* Work to be completed
Transcribe the data exactly, stopping after the "[13] O(v ⊃ w)" line.

* Given records

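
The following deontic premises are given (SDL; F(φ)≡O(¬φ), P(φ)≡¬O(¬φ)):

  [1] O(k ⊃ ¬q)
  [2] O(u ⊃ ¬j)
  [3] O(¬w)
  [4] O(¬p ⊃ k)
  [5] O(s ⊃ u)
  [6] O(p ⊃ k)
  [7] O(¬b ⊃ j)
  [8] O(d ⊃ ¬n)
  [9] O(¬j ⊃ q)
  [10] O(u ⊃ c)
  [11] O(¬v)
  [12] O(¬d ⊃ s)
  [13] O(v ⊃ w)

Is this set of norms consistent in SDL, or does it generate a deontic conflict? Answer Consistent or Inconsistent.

Premise 13 is O(v ⊃ w), but O(v) is not derivable from the premises, so it does not yield O(w).
So O(w) is not derivable, and the apparent clash with O(¬w) does not arise.
A world satisfying every obligation exists (e.g. b=false, c=false, d=true, j=true, k=true, n=false, p=false, q=false, s=false, u=false, v=false, w=false); no atom is both obligatory and forbidden, so the set is consistent.

Consistent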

* Task output
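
The following deontic premises are given (SDL; F(φ)≡O(¬φ), P(φ)≡¬O(¬φ)):

  [1] O(k ⊃ ¬q)
  [2] O(u ⊃ ¬j)
  [3] O(¬w)
  [4] O(¬p ⊃ k)
  [5] O(s ⊃ u)
  [6] O(p ⊃ k)
  [7] O(¬b ⊃ j)
  [8] O(d ⊃ ¬n)
  [9] O(¬j ⊃ q)
  [10] O(u ⊃ c)
  [11] O(¬v)
  [12] O(¬d ⊃ s)
  [13] O(v ⊃ w)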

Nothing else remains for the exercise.